The records that appear below are to be restated word for word.

INPUT DATA

=-=-=

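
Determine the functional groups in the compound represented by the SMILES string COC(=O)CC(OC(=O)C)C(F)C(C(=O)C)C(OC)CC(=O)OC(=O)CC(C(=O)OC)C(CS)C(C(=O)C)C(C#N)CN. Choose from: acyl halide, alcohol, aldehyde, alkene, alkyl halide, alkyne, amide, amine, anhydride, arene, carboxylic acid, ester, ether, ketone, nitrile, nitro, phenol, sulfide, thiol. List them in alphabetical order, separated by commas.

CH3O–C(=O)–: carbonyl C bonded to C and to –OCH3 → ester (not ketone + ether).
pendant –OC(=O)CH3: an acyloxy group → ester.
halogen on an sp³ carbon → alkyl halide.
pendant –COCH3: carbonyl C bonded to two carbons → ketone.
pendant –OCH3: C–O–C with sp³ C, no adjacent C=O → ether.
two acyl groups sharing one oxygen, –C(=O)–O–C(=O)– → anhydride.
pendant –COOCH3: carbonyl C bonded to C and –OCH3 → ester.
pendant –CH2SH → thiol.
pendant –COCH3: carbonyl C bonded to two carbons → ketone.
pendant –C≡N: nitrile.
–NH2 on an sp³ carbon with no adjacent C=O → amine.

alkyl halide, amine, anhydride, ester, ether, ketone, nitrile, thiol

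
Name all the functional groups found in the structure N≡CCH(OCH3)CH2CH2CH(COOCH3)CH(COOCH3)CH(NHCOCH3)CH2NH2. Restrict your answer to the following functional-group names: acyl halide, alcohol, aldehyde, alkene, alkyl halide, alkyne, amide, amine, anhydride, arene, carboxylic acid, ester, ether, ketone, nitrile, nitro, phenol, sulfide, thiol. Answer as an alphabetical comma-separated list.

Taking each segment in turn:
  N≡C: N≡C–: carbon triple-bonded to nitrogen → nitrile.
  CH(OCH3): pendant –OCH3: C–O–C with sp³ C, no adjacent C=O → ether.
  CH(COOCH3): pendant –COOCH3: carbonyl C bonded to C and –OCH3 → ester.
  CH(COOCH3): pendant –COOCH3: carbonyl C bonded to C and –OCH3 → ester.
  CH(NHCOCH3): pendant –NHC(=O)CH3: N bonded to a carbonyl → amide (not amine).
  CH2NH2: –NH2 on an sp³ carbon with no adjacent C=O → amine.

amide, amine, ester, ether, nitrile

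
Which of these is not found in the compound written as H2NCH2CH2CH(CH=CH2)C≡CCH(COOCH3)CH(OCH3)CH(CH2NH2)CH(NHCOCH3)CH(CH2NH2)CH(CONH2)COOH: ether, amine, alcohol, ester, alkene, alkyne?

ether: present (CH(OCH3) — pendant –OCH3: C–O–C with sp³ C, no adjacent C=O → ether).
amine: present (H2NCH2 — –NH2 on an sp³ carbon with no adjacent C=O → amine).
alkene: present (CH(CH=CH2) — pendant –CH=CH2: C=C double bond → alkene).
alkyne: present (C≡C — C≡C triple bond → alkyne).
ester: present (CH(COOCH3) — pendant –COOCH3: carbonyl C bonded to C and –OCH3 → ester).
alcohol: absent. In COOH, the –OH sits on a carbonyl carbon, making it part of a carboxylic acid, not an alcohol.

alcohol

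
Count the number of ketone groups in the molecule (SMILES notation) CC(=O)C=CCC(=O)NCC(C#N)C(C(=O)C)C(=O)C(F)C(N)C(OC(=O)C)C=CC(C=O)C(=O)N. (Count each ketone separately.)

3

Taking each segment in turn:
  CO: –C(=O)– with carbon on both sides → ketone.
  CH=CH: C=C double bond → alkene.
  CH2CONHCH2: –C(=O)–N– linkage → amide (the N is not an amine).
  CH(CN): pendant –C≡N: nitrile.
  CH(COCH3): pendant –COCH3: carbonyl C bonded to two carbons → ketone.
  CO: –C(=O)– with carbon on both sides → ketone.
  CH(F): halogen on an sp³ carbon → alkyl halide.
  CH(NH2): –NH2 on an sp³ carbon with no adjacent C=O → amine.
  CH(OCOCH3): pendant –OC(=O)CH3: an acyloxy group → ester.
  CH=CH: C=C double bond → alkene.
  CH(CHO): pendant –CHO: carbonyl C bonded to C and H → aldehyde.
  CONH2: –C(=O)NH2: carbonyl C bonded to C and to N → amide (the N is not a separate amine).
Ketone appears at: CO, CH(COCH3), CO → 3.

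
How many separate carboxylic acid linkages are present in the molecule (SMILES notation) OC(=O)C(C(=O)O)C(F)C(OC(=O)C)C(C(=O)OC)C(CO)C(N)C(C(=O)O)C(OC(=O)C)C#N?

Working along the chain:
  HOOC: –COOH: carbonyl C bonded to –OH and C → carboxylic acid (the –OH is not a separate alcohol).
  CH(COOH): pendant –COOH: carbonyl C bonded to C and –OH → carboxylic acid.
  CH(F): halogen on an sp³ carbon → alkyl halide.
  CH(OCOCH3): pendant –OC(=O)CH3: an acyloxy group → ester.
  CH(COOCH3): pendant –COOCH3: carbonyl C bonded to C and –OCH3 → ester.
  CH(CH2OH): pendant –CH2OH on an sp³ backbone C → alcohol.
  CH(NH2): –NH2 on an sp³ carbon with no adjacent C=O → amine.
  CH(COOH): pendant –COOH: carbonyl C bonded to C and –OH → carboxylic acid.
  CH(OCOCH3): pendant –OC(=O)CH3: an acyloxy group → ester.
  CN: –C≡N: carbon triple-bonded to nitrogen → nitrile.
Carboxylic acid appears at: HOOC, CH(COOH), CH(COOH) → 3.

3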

=-=-=

SOLUTION
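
Determine the functional groups in the compound represented by the SMILES string COC(=O)CC(OC(=O)C)C(F)C(C(=O)C)C(OC)CC(=O)OC(=O)CC(C(=O)OC)C(CS)C(C(=O)C)C(C#N)CN. Choose from: acyl halide, alcohol, aldehyde, alkene, alkyl halide, alkyne, amide, amine, anhydride, arene, carboxylic acid, ester, ether, ketone, nitrile, nitro, phenol, sulfide, thiol. List them in alphabetical order, separated by commas.

CH3O–C(=O)–: carbonyl C bonded to C and to –OCH3 → ester (not ketone + ether).
pendant –OC(=O)CH3: an acyloxy group → ester.
halogen on an sp³ carbon → alkyl halide.
pendant –COCH3: carbonyl C bonded to two carbons → ketone.
pendant –OCH3: C–O–C with sp³ C, no adjacent C=O → ether.
two acyl groups sharing one oxygen, –C(=O)–O–C(=O)– → anhydride.
pendant –COOCH3: carbonyl C bonded to C and –OCH3 → ester.
pendant –CH2SH → thiol.
pendant –COCH3: carbonyl C bonded to two carbons → ketone.
pendant –C≡N: nitrile.
–NH2 on an sp³ carbon with no adjacent C=O → amine.

alkyl halide, amine, anhydride, ester, ether, ketone, nitrile, thiol

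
Name all the functional groups found in the structure N≡CCH(OCH3)CH2CH2CH(COOCH3)CH(COOCH3)CH(NHCOCH3)CH2NH2. Restrict your answer to the following functional-group names: acyl halide, alcohol, aldehyde, alkene, alkyl halide, alkyne, amide, amine, anhydride, arene, carboxylic acid, ester, ether, ketone, nitrile, nitro, phenol, sulfide, thiol. Answer as an alphabetical comma-separated list.

Taking each segment in turn:
  N≡C: N≡C–: carbon triple-bonded to nitrogen → nitrile.
  CH(OCH3): pendant –OCH3: C–O–C with sp³ C, no adjacent C=O → ether.
  CH(COOCH3): pendant –COOCH3: carbonyl C bonded to C and –OCH3 → ester.
  CH(COOCH3): pendant –COOCH3: carbonyl C bonded to C and –OCH3 → ester.
  CH(NHCOCH3): pendant –NHC(=O)CH3: N bonded to a carbonyl → amide (not amine).
  CH2NH2: –NH2 on an sp³ carbon with no adjacent C=O → amine.

amide, amine, ester, ether, nitrile

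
Which of these is not found in the compound written as H2NCH2CH2CH(CH=CH2)C≡CCH(COOCH3)CH(OCH3)CH(CH2NH2)CH(NHCOCH3)CH(CH2NH2)CH(CONH2)COOH: ether, amine, alcohol, ester, alkene, alkyne?

ether: present (CH(OCH3) — pendant –OCH3: C–O–C with sp³ C, no adjacent C=O → ether).
amine: present (H2NCH2 — –NH2 on an sp³ carbon with no adjacent C=O → amine).
alkene: present (CH(CH=CH2) — pendant –CH=CH2: C=C double bond → alkene).
alkyne: present (C≡C — C≡C triple bond → alkyne).
ester: present (CH(COOCH3) — pendant –COOCH3: carbonyl C bonded to C and –OCH3 → ester).
alcohol: absent. In COOH, the –OH sits on a carbonyl carbon, making it part of a carboxylic acid, not an alcohol.

alcohol

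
Count the number of ketone groups in the molecule (SMILES notation) CC(=O)C=CCC(=O)NCC(C#N)C(C(=O)C)C(=O)C(F)C(N)C(OC(=O)C)C=CC(C=O)C(=O)N. (Count each ketone separately.)

3

Taking each segment in turn:
  CO: –C(=O)– with carbon on both sides → ketone.
  CH=CH: C=C double bond → alkene.
  CH2CONHCH2: –C(=O)–N– linkage → amide (the N is not an amine).
  CH(CN): pendant –C≡N: nitrile.
  CH(COCH3): pendant –COCH3: carbonyl C bonded to two carbons → ketone.
  CO: –C(=O)– with carbon on both sides → ketone.
  CH(F): halogen on an sp³ carbon → alkyl halide.
  CH(NH2): –NH2 on an sp³ carbon with no adjacent C=O → amine.
  CH(OCOCH3): pendant –OC(=O)CH3: an acyloxy group → ester.
  CH=CH: C=C double bond → alkene.
  CH(CHO): pendant –CHO: carbonyl C bonded to C and H → aldehyde.
  CONH2: –C(=O)NH2: carbonyl C bonded to C and to N → amide (the N is not a separate amine).
Ketone appears at: CO, CH(COCH3), CO → 3.

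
How many separate carboxylic acid linkages are present in the molecule (SMILES notation) OC(=O)C(C(=O)O)C(F)C(OC(=O)C)C(C(=O)OC)C(CO)C(N)C(C(=O)O)C(OC(=O)C)C#N?

Working along the chain:
  HOOC: –COOH: carbonyl C bonded to –OH and C → carboxylic acid (the –OH is not a separate alcohol).
  CH(COOH): pendant –COOH: carbonyl C bonded to C and –OH → carboxylic acid.
  CH(F): halogen on an sp³ carbon → alkyl halide.
  CH(OCOCH3): pendant –OC(=O)CH3: an acyloxy group → ester.
  CH(COOCH3): pendant –COOCH3: carbonyl C bonded to C and –OCH3 → ester.
  CH(CH2OH): pendant –CH2OH on an sp³ backbone C → alcohol.
  CH(NH2): –NH2 on an sp³ carbon with no adjacent C=O → amine.
  CH(COOH): pendant –COOH: carbonyl C bonded to C and –OH → carboxylic acid.
  CH(OCOCH3): pendant –OC(=O)CH3: an acyloxy group → ester.
  CN: –C≡N: carbon triple-bonded to nitrogen → nitrile.
Carboxylic acid appears at: HOOC, CH(COOH), CH(COOH) → 3.

3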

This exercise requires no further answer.